***** GIVEN RECORDS *****

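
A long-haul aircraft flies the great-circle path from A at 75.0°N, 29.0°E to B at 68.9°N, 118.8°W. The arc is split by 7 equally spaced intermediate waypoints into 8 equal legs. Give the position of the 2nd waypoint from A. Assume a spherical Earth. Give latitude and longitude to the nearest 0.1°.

Convert each endpoint to a unit vector on the sphere (x = cos φ cos λ, y = cos φ sin λ, z = sin φ).
The central angle between the endpoints is δ = arccos(p₁·p₂) ≈ 0.605 rad (34.7°).
Interpolate at f = 2/8 with slerp weights a = sin((1−f)δ)/sin δ ≈ 0.771, b = sin(fδ)/sin δ ≈ 0.265.
p = a·p₁ + b·p₂ ≈ (0.129, 0.013, 0.992); φ = arcsin(p_z) ≈ 82.58°, λ = atan2(p_y, p_x) ≈ 5.83°.

≈ 82.6°N, 5.8°E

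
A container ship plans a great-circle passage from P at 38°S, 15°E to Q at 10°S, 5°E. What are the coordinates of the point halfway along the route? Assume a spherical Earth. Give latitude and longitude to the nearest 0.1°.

Convert each endpoint to a unit vector on the sphere (x = cos φ cos λ, y = cos φ sin λ, z = sin φ).
The central angle between the endpoints is δ = arccos(p₁·p₂) ≈ 0.513 rad (29.4°).
Interpolate at f = 1/2 with slerp weights a = sin((1−f)δ)/sin δ ≈ 0.517, b = sin(fδ)/sin δ ≈ 0.517.
p = a·p₁ + b·p₂ ≈ (0.901, 0.150, -0.408); φ = arcsin(p_z) ≈ -24.08°, λ = atan2(p_y, p_x) ≈ 9.44°.

≈ 24.1°S, 9.4°E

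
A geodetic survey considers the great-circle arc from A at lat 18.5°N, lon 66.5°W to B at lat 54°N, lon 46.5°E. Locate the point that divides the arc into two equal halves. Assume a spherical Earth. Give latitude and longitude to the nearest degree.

≈ lat 51°N, lon 30°W

Write both endpoints as unit vectors p₁, p₂ with components (cos φ cos λ, cos φ sin λ, sin φ).
The central angle between the endpoints is δ = arccos(p₁·p₂) ≈ 1.532 rad (87.8°).
Interpolate at f = 1/2 with slerp weights a = sin((1−f)δ)/sin δ ≈ 0.694, b = sin(fδ)/sin δ ≈ 0.694.
p = a·p₁ + b·p₂ ≈ (0.543, -0.308, 0.781); φ = arcsin(p_z) ≈ 51.39°, λ = atan2(p_y, p_x) ≈ -29.52°.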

*****

PROBLEM TO SOLVE | Repeat every entry above exactly, leaving nothing out.

WRITTEN SOLUTION |
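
A long-haul aircraft flies the great-circle path from A at 75.0°N, 29.0°E to B at 68.9°N, 118.8°W. The arc is split by 7 equally spaced intermediate waypoints into 8 equal legs. Give the position of the 2nd waypoint from A. Assume a spherical Earth. Give latitude and longitude to the nearest 0.1°.

Convert each endpoint to a unit vector on the sphere (x = cos φ cos λ, y = cos φ sin λ, z = sin φ).
The central angle between the endpoints is δ = arccos(p₁·p₂) ≈ 0.605 rad (34.7°).
Interpolate at f = 2/8 with slerp weights a = sin((1−f)δ)/sin δ ≈ 0.771, b = sin(fδ)/sin δ ≈ 0.265.
p = a·p₁ + b·p₂ ≈ (0.129, 0.013, 0.992); φ = arcsin(p_z) ≈ 82.58°, λ = atan2(p_y, p_x) ≈ 5.83°.

≈ 82.6°N, 5.8°E

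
A container ship plans a great-circle passage from P at 38°S, 15°E to Q at 10°S, 5°E. What are the coordinates of the point halfway along the route? Assume a spherical Earth. Give latitude and longitude to the nearest 0.1°.

Convert each endpoint to a unit vector on the sphere (x = cos φ cos λ, y = cos φ sin λ, z = sin φ).
The central angle between the endpoints is δ = arccos(p₁·p₂) ≈ 0.513 rad (29.4°).
Interpolate at f = 1/2 with slerp weights a = sin((1−f)δ)/sin δ ≈ 0.517, b = sin(fδ)/sin δ ≈ 0.517.
p = a·p₁ + b·p₂ ≈ (0.901, 0.150, -0.408); φ = arcsin(p_z) ≈ -24.08°, λ = atan2(p_y, p_x) ≈ 9.44°.

≈ 24.1°S, 9.4°E

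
A geodetic survey considers the great-circle arc from A at lat 18.5°N, lon 66.5°W to B at lat 54°N, lon 46.5°E. Locate the point that divides the arc into two equal halves. Assume a spherical Earth. Give latitude and longitude to the nearest degree.

≈ lat 51°N, lon 30°W

Write both endpoints as unit vectors p₁, p₂ with components (cos φ cos λ, cos φ sin λ, sin φ).
The central angle between the endpoints is δ = arccos(p₁·p₂) ≈ 1.532 rad (87.8°).
Interpolate at f = 1/2 with slerp weights a = sin((1−f)δ)/sin δ ≈ 0.694, b = sin(fδ)/sin δ ≈ 0.694.
p = a·p₁ + b·p₂ ≈ (0.543, -0.308, 0.781); φ = arcsin(p_z) ≈ 51.39°, λ = atan2(p_y, p_x) ≈ -29.52°.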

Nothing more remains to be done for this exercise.